### WORK ORDER
The output should consist solely of the line containing "Two resistors, R_a = 62.2" and all lines after it through the final line of the entries below, reproduced exactly.

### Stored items

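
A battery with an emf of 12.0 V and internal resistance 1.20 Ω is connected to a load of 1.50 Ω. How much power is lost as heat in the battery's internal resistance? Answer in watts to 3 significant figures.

23.7 W

r is in series with the load, so it carries the full circuit current — the loss in it is I²r.
I = ε / (r + R) = 12.0 / (1.20 + 1.50) = 4.444 A
P_int = I² r = (4.444)² × 1.20 = 23.70 W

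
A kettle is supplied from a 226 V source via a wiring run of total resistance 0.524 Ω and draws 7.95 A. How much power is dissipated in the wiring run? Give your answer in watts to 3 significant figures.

Line loss is just I²R for the cable — we know both I and R_line directly.
The wiring run carries the full 7.95 A.
P_line = I² R_line = (7.950)² × 0.524 = 33.12 W

33.1 W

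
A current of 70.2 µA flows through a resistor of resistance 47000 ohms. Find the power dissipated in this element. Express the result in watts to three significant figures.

The current through and the resistance of the element are both given; use P = I²R.
P = (0.00007020 A)² × 47000 Ω = 0.0002316 W

0.000232 W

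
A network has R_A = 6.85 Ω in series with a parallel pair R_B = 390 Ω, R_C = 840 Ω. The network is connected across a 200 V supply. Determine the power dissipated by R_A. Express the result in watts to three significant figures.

Replace R_B and R_C with their parallel equivalent so the circuit becomes R_A in series with R_p.
R_p = (390×840)/(390+840) = 266.3 Ω
R_total = 6.85 + 266.3 = 273.2 Ω
I = V / R_total = 200 / 273.2 = 0.7321 A
All the current flows through R_A; use P = I²R.
P_R_A = (0.7321)² × 6.85 = 3.671 W

3.67 W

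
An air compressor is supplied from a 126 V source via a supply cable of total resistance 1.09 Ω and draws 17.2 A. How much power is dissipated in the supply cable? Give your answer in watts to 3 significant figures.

The supply cable is a series resistance carrying the load current; its dissipation is I²R_line.
The supply cable carries the full 17.2 A.
P_line = I² R_line = (17.20)² × 1.09 = 322.5 W

322 W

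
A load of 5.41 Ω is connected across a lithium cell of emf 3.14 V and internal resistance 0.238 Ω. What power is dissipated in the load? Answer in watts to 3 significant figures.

1.67 W

With r and R in series, I = ε/(r+R); the load dissipates I²R.
I = ε / (r + R) = 3.14 / (0.238 + 5.41) = 0.5559 A
P_load = I² R = (0.5559)² × 5.41 = 1.672 W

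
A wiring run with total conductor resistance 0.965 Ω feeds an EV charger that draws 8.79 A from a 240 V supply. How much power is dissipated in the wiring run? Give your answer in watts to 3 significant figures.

The wiring run is a series resistance carrying the load current; its dissipation is I²R_line.
The wiring run carries the full 8.79 A.
P_line = I² R_line = (8.790)² × 0.965 = 74.56 W

74.6 W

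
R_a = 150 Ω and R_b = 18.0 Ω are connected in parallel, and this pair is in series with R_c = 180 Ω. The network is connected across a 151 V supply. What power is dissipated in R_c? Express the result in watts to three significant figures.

107 W

First find R_p for the parallel pair, then treat R_p + R_c as a series loop.
R_p = (150×18.0)/(150+18.0) = 16.07 Ω
R_total = R_p + 180 = 16.07 + 180 = 196.1 Ω
I = V / R_total = 151 / 196.1 = 0.7701 A
R_c is the series element, so its power is I²R.
P_R_c = (0.7701)² × 180 = 106.8 W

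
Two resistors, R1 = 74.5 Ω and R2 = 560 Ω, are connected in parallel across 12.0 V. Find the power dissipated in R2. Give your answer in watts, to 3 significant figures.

0.257 W

Every branch has 12.0 V across it, so for R2 the power is simply V²/R.
P_R2 = V² / R2 = (12.0)² / 560 Ω = 0.2571 W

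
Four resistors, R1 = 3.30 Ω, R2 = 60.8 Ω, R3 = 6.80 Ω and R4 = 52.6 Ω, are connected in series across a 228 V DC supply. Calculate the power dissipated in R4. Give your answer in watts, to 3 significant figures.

179 W

Series elements share the same current, so find I first, then use P = I²R.
R_total = 3.30 + 60.8 + 6.80 + 52.6 = 123.5 Ω
I = V / R_total = 228 / 123.5 = 1.846 A
P_R4 = I² × R4 = (1.846)² × 52.6 = 179.3 W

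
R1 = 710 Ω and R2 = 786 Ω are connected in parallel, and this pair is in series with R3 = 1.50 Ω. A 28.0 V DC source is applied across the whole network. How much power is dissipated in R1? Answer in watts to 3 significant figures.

Combine R1 and R2 into their parallel equivalent first, reducing the network to two series resistors.
R_p = (710×786)/(710+786) = 373.0 Ω
R_total = R_p + 1.50 = 373.0 + 1.50 = 374.5 Ω
I = V / R_total = 28.0 / 374.5 = 0.07476 A
Voltage across the parallel pair: V_p = I × R_p = 0.07476 × 373.0 = 27.89 V
Use P = V²/R for R1 with V = V_p.
P_R1 = (27.89)² / 710 = 1.095 W

1.10 W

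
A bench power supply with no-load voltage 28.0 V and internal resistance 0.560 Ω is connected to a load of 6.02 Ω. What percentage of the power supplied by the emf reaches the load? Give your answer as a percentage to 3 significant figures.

91.5 %

η = P_load/(P_load+P_int) = I²R/(I²R+I²r) = R/(R+r) — the I² cancels for series elements.
η = R / (R + r) = 6.02 / (6.02 + 0.560) = 0.9149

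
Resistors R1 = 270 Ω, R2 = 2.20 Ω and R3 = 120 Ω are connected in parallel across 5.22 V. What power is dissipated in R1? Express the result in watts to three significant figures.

The supply voltage appears across each parallel branch — just use P = V²/R1.
P_R1 = V² / R1 = (5.22)² / 270 Ω = 0.1009 W

0.101 W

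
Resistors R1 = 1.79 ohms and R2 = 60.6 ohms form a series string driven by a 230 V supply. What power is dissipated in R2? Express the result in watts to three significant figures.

Since the resistors are in series they all carry the loop current I = V/R_total; the power in any one is I²R.
R_total = 1.79 + 60.6 = 62.39 Ω
I = V / R_total = 230 / 62.39 = 3.686 A
P_R2 = I² × R2 = (3.686)² × 60.6 = 823.6 W

824 W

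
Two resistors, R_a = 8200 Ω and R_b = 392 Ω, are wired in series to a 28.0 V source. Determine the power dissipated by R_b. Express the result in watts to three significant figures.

Since the resistors are in series they all carry the loop current I = V/R_total; the power in any one is I²R.
R_total = 8200 + 392 = 8592 Ω
I = V / R_total = 28.0 / 8592 = 0.003259 A
P_R_b = I² × R_b = (0.003259)² × 392 = 0.004163 W

0.00416 W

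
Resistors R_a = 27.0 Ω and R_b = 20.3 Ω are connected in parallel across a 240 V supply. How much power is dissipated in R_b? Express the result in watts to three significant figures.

2840 W

Each parallel branch sees the full supply voltage, so P = V²/R applies directly to the target branch.
P_R_b = V² / R_b = (240)² / 20.3 Ω = 2837 W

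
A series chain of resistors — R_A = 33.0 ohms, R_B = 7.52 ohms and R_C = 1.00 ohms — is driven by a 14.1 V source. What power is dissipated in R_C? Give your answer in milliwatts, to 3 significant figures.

Series elements share the same current, so find I first, then use P = I²R.
R_total = 33.0 + 7.52 + 1.00 = 41.52 Ω
I = V / R_total = 14.1 / 41.52 = 0.3396 A
P_R_C = I² × R_C = (0.3396)² × 1.00 = 0.1153 W

115 mW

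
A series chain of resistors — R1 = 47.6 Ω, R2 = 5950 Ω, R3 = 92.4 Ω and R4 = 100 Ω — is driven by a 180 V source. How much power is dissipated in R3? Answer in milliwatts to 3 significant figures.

78.1 mW

Every series element carries the same I. Get I from the total resistance, then P = I² × R3.
R_total = 47.6 + 5950 + 92.4 + 100 = 6190 Ω
I = V / R_total = 180 / 6190 = 0.02908 A
P_R3 = I² × R3 = (0.02908)² × 92.4 = 0.07813 W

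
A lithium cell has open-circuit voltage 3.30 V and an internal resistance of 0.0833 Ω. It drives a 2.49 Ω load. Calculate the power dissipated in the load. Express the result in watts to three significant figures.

The internal resistance and the load are in series, so the same I flows through both; get I from ε/(r+R), then I²R for the load.
I = ε / (r + R) = 3.30 / (0.0833 + 2.49) = 1.282 A
P_load = I² R = (1.282)² × 2.49 = 4.095 W

4.09 W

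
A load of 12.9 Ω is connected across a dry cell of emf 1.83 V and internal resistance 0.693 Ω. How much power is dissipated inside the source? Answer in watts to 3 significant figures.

The source's internal resistance is just another series element carrying I; its dissipation is I²r.
I = ε / (r + R) = 1.83 / (0.693 + 12.9) = 0.1346 A
P_int = I² r = (0.1346)² × 0.693 = 0.01256 W

0.0126 W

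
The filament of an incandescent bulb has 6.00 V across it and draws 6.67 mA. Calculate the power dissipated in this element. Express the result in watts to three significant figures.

0.0400 W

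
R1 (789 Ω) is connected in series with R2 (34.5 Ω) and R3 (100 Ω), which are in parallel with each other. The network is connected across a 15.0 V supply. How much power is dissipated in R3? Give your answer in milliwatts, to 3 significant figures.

2.23 mW

Reduce the parallel pair to R_p first; the network is then a simple series string.
R_p = (34.5×100)/(34.5+100) = 25.65 Ω
R_total = 789 + 25.65 = 814.7 Ω
I = V / R_total = 15.0 / 814.7 = 0.01841 A
Voltage across the parallel pair: V_p = I × R_p = 0.01841 × 25.65 = 0.4723 V
R3 is across V_p, so use P = V²/R for that branch.
P_R3 = (0.4723)² / 100 = 0.002231 W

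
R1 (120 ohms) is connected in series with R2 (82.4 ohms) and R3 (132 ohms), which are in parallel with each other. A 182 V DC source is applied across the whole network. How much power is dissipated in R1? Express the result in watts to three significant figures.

Replace R2 and R3 with their parallel equivalent so the circuit becomes R1 in series with R_p.
R_p = (82.4×132)/(82.4+132) = 50.73 Ω
R_total = 120 + 50.73 = 170.7 Ω
I = V / R_total = 182 / 170.7 = 1.066 A
R1 carries the full series current, so P = I²R.
P_R1 = (1.066)² × 120 = 136.4 W

136 W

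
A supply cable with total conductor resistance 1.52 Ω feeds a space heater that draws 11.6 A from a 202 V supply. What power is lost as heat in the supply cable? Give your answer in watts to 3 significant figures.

Only the current and the line resistance are needed for the I²R loss.
The supply cable carries the full 11.6 A.
P_line = I² R_line = (11.60)² × 1.52 = 204.5 W

205 W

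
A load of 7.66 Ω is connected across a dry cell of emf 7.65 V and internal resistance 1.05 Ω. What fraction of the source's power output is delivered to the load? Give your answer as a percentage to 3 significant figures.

Efficiency is P_load / P_total. With a series r and R sharing the same I, P = I²R for each, so η = R/(R+r).
η = R / (R + r) = 7.66 / (7.66 + 1.05) = 0.8794

87.9 %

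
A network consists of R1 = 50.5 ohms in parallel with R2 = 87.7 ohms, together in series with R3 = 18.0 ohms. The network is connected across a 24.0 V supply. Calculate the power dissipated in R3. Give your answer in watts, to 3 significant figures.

4.14 W

First find R_p for the parallel pair, then treat R_p + R3 as a series loop.
R_p = (50.5×87.7)/(50.5+87.7) = 32.05 Ω
R_total = R_p + 18.0 = 32.05 + 18.0 = 50.05 Ω
I = V / R_total = 24.0 / 50.05 = 0.4796 A
All the supply current flows through R3; use P = I²R3.
P_R3 = (0.4796)² × 18.0 = 4.139 W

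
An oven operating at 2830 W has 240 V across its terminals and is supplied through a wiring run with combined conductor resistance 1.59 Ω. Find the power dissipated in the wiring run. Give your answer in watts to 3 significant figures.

The wiring run and load are in series, so the same current flows in both; the loss is I²R_line.
I = P / V = 2830 / 240 = 11.79 A through the wiring run.
P_line = I² R_line = (11.79)² × 1.59 = 221.1 W

221 W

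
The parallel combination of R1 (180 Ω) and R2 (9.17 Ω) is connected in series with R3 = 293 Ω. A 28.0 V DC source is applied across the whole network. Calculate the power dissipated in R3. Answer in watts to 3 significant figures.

Reduce the parallel combination to a single R_p; the circuit then becomes R_p in series with the remaining resistor.
R_p = (180×9.17)/(180+9.17) = 8.725 Ω
R_total = R_p + 293 = 8.725 + 293 = 301.7 Ω
I = V / R_total = 28.0 / 301.7 = 0.09280 A
R3 is the series element, so its power is I²R.
P_R3 = (0.09280)² × 293 = 2.523 W

2.52 W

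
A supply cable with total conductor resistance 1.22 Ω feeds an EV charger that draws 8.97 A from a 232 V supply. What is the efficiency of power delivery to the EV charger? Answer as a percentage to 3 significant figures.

95.3 %

The supply cable carries the full 8.97 A.
P_line = I² R_line = (8.970)² × 1.22 = 98.16 W
P_source = V I = 232 × 8.970 = 2081 W; P_load = 1983 W
η = P_load / P_source = 1983 / 2081 = 0.9528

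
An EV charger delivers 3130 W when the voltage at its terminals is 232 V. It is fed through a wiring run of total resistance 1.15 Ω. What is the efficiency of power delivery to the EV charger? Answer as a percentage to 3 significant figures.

I = P / V = 3130 / 232 = 13.49 A through the wiring run.
P_line = I² R_line = (13.49)² × 1.15 = 209.3 W
P_source = P_load + P_line = 3130 + 209.3 = 3339 W
η = P_load / P_source = 3130 / 3339 = 0.9373

93.7 %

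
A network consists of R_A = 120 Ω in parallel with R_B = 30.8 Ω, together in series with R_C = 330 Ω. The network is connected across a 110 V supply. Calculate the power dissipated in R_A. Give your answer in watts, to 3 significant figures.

0.482 W

Collapse the R_A‖R_B pair into one equivalent R_p; then R_p and R_C form a series string.
R_p = (120×30.8)/(120+30.8) = 24.51 Ω
R_total = R_p + 330 = 24.51 + 330 = 354.5 Ω
I = V / R_total = 110 / 354.5 = 0.3103 A
Voltage across the parallel pair: V_p = I × R_p = 0.3103 × 24.51 = 7.605 V
R_A has V_p across it, so P = V_p²/R_A.
P_R_A = (7.605)² / 120 = 0.4820 W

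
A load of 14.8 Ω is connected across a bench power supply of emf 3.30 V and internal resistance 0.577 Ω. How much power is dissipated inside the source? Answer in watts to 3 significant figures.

0.0266 W

Internal loss is I²r, with I set by the total series resistance r+R.
I = ε / (r + R) = 3.30 / (0.577 + 14.8) = 0.2146 A
P_int = I² r = (0.2146)² × 0.577 = 0.02657 W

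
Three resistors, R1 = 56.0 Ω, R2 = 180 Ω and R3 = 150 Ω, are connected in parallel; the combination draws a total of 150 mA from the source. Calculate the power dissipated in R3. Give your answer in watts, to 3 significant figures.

The branches share the same voltage, but only the total current is given — find V from the equivalent resistance first.
1/R_eq = 1/56.0 + 1/180 + 1/150 ⇒ R_eq = 33.25 Ω
V = I_total × R_eq = 0.1500 × 33.25 = 4.987 V
P_R3 = V² / R3 = (4.987)² / 150 = 0.1658 W

0.166 W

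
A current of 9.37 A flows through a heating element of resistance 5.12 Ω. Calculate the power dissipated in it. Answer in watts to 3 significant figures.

The current through and the resistance of the element are both given; use P = I²R.
P = (9.370 A)² × 5.12 Ω = 449.5 W

450 W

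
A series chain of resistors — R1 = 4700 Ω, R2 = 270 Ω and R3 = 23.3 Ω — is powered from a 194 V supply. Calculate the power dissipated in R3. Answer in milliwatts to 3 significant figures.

In a series string the same current flows through every resistor — find that current, then P = I²R for the one we want.
R_total = 4700 + 270 + 23.3 = 4993 Ω
I = V / R_total = 194 / 4993 = 0.03885 A
P_R3 = I² × R3 = (0.03885)² × 23.3 = 0.03517 W

35.2 mW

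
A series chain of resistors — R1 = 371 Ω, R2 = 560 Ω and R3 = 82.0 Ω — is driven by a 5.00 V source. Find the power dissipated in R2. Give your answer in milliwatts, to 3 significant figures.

Series elements share the same current, so find I first, then use P = I²R.
R_total = 371 + 560 + 82.0 = 1013 Ω
I = V / R_total = 5.00 / 1013 = 0.004936 A
P_R2 = I² × R2 = (0.004936)² × 560 = 0.01364 W

13.6 mW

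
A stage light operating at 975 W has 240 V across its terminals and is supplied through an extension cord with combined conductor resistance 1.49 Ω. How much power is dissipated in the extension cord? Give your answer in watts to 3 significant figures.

24.6 W

Only the current and the line resistance are needed for the I²R loss.
I = P / V = 975 / 240 = 4.062 A through the extension cord.
P_line = I² R_line = (4.062)² × 1.49 = 24.59 W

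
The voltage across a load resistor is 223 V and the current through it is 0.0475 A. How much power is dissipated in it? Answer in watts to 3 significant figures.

10.6 W

With V and I both given, power follows immediately from P = V I.
P = 223 V × 0.04750 A = 10.59 W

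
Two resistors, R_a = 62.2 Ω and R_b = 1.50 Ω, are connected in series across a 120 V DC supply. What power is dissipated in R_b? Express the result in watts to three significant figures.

5.32 W

The current is common to all series resistors; compute it, then apply P = I²R for the target.
R_total = 62.2 + 1.50 = 63.70 Ω
I = V / R_total = 120 / 63.70 = 1.884 A
P_R_b = I² × R_b = (1.884)² × 1.50 = 5.323 W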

### ANSWER SECTION
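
Two resistors, R_a = 62.2 Ω and R_b = 1.50 Ω, are connected in series across a 120 V DC supply. What power is dissipated in R_b? Express the result in watts to three significant figures.

5.32 W

The current is common to all series resistors; compute it, then apply P = I²R for the target.
R_total = 62.2 + 1.50 = 63.70 Ω
I = V / R_total = 120 / 63.70 = 1.884 A
P_R_b = I² × R_b = (1.884)² × 1.50 = 5.323 W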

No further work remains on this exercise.